An exact, word-for-word copy of the entries is required, beginning at the line that contains "In the market for a" and ending at the last line, both included.

::::::::::

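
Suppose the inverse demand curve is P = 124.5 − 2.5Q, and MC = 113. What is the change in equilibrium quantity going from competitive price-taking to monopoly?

Under competition P = MC = 113, so Q = (124.5 − 113)/2.5 = 4.6.
The monopolist equates marginal revenue to marginal cost: 124.5 − 5Q = 113, so Q = 2.3. From demand, P = 118.75.
Change in equilibrium quantity: 2.3 − 4.6 = −2.3.

Q falls by 2.3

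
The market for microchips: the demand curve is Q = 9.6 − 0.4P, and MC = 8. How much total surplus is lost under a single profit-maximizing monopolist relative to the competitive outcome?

Inverting demand: P = 24 − 2.5Q.
Perfect competition: P = MC = 8, so 24 − 2.5Q = 8 and Q = 6.4.
The monopolist equates marginal revenue to marginal cost: 24 − 5Q = 8, so Q = 3.2. From demand, P = 16.
DWL is the triangle between Q = 3.2 and Q = 6.4: ½·(6.4 − 3.2)·(16 − 8) = 12.8.

DWL = 12.8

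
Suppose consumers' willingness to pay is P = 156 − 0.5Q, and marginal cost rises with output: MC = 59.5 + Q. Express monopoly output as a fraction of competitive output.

Q_m/Q_c = 0.75

Monopoly sets MR = MC: 156 − Q = 59.5 + Q ⇒ Q = 48.25, P = 156 − 0.5·48.25 = 131.875.
Under competition P = MC: 156 − 0.5Q = 59.5 + Q ⇒ Q = 193/3, P = 743/6.
Ratio Q_m/Q_c = 48.25/(193/3) = 0.75.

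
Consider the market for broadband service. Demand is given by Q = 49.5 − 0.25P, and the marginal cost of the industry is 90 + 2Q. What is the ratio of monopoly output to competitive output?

Q_m/Q_c = 0.6

Inverting demand: P = 198 − 4Q.
Monopoly sets MR = MC: 198 − 8Q = 90 + 2Q ⇒ Q = 10.8, P = 198 − 4·10.8 = 154.8.
Under competition P = MC: 198 − 4Q = 90 + 2Q ⇒ Q = 18, P = 126.
Ratio Q_m/Q_c = 10.8/18 = 0.6.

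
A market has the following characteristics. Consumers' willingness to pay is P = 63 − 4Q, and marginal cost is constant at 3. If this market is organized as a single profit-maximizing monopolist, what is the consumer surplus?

CS = 112.5

Monopoly sets MR = MC: 63 − 8Q = 3 ⇒ Q = 7.5, P = 63 − 4·7.5 = 33.
CS = ½·(63 − 33)·7.5 = 112.5.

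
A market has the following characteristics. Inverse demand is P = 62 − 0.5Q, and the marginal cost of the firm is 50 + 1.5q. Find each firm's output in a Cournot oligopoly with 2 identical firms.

In a 2-firm Cournot equilibrium, symmetry and the first-order condition give q = (62 − 50)/(3) = 4. So Q = 8 and P = 58.

q_i = 4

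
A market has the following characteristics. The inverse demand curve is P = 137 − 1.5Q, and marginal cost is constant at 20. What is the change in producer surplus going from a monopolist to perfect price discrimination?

PS rises by 2281.5

The monopolist equates marginal revenue to marginal cost: 137 − 3Q = 20, so Q = 39. From demand, P = 78.5.
PS = (78.5 − 20)·39 = 2281.5.
A perfectly discriminating monopolist sells every unit with P(Q) ≥ MC(Q), so output equals the competitive quantity Q = 78. Each buyer pays their reservation price, so CS = 0 and the firm captures all surplus.
PS = ½·(137 − 20)·78 = 4563.
Change in producer surplus: 4563 − 2281.5 = 2281.5.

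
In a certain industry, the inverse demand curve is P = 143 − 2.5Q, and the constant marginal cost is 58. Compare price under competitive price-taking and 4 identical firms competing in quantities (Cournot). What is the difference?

Price rises by 17

Competitive firms price at marginal cost: P = 58, giving Q = 34.
Cournot with 4 identical firms: the symmetric best-response condition is 143 − 12.5q = 58. Each firm produces q = 6.8, total output Q = 27.2, price P = 75.
Change in price: 75 − 58 = 17.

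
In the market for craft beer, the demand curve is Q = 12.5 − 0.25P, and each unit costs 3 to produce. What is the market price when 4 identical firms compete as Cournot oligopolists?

P = 12.4

Inverting demand: P = 50 − 4Q.
In a 4-firm Cournot equilibrium, symmetry and the first-order condition give q = (50 − 3)/(20) = 2.35. So Q = 9.4 and P = 12.4.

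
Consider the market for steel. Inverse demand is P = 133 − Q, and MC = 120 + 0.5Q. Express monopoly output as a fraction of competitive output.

The monopolist equates marginal revenue to marginal cost: 133 − 2Q = 120 + 0.5Q, so Q = 5.2. From demand, P = 127.8.
Competitive equilibrium sets price equal to marginal cost: 133 − Q = 120 + 0.5Q, so Q = 26/3 and P = 373/3.
Ratio Q_m/Q_c = 5.2/(26/3) = 0.6.

Q_m/Q_c = 0.6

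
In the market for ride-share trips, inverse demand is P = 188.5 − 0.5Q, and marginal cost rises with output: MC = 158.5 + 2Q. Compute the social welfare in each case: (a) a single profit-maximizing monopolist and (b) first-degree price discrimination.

The monopolist equates marginal revenue to marginal cost: 188.5 − Q = 158.5 + 2Q, so Q = 10. From demand, P = 183.5.
CS = ½·(188.5 − 183.5)·10 = 25; PS = (183.5·10 − 158.5·10 − ½·2·10²) = 150; TS = 175.
Under first-degree price discrimination the firm charges each unit its demand price and produces up to where P = MC, i.e. Q = 12. Consumer surplus is zero; producer surplus equals total surplus.
TS = 180 (equal to competitive TS).

Monopoly: TS = 175; Perfect PD: TS = 180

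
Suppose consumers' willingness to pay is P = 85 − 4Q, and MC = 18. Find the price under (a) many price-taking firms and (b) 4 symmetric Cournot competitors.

Competitive firms price at marginal cost: P = 18, giving Q = 16.75.
Cournot with 4 identical firms: the symmetric best-response condition is 85 − 20q = 18. Each firm produces q = 3.35, total output Q = 13.4, price P = 31.4.

Competition: P = 18; Cournot: P = 31.4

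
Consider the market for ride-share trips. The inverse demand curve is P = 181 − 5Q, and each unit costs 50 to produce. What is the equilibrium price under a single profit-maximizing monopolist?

The monopolist equates marginal revenue to marginal cost: 181 − 10Q = 50, so Q = 13.1. From demand, P = 115.5.

P = 115.5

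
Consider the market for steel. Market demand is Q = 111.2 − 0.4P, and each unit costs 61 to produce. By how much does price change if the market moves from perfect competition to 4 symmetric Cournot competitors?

Price rises by 43.4

Inverting demand: P = 278 − 2.5Q.
Under competition P = MC = 61, so Q = (278 − 61)/2.5 = 86.8.
In a 4-firm Cournot equilibrium, symmetry and the first-order condition give q = (278 − 61)/(12.5) = 17.36. So Q = 69.44 and P = 104.4.
Change in price: 104.4 − 61 = 43.4.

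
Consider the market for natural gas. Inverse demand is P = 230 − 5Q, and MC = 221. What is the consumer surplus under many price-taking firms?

Under competition P = MC = 221, so Q = (230 − 221)/5 = 1.8.
CS = ½·(230 − 221)·1.8 = 8.1.

CS = 8.1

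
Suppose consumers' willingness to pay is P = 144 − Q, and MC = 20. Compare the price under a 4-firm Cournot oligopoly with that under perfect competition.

Cournot: P = 44.8; Competition: P = 20

With 4 symmetric Cournot firms, each firm's FOC gives 144 − 5q = 20, so q = 24.8, Q = 4·24.8 = 99.2, and P = 44.8.
Perfect competition: P = MC = 20, so 144 − Q = 20 and Q = 124.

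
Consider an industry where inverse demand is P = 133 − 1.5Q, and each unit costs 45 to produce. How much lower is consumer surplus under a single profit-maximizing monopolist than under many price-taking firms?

CS falls by 1936

Perfect competition: P = MC = 45, so 133 − 1.5Q = 45 and Q = 176/3.
CS = ½·(133 − 45)·176/3 = 7744/3.
The monopolist equates marginal revenue to marginal cost: 133 − 3Q = 45, so Q = 88/3. From demand, P = 89.
CS = ½·(133 − 89)·88/3 = 1936/3.
Change in consumer surplus: 1936/3 − 7744/3 = −1936.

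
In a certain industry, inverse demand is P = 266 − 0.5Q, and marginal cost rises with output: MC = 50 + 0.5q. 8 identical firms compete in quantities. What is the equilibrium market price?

Cournot with 8 identical firms: the symmetric best-response condition is 266 − 4.5q = 50 + 0.5q. Each firm produces q = 43.2, total output Q = 345.6, price P = 93.2.

P = 93.2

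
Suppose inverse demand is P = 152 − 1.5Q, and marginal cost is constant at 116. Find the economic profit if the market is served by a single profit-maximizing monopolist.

A monopolist chooses Q where MR = MC. MR = 152 − 3Q; setting this equal to 116 gives Q = 12 and P = 134.
Profit = (134 − 116)·12 = 216.

Profit = 216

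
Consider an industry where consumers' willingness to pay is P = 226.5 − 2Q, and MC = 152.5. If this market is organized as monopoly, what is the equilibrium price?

P = 189.5

Monopoly sets MR = MC: 226.5 − 4Q = 152.5 ⇒ Q = 18.5, P = 226.5 − 2·18.5 = 189.5.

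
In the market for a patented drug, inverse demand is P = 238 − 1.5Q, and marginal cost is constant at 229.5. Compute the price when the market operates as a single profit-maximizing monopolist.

Monopoly sets MR = MC: 238 − 3Q = 229.5 ⇒ Q = 17/6, P = 238 − 1.5·17/6 = 233.75.

P = 233.75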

::::::::::

*Expected answer*
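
In the market for a patented drug, inverse demand is P = 238 − 1.5Q, and marginal cost is constant at 229.5. Compute the price when the market operates as a single profit-maximizing monopolist.

Monopoly sets MR = MC: 238 − 3Q = 229.5 ⇒ Q = 17/6, P = 238 − 1.5·17/6 = 233.75.

P = 233.75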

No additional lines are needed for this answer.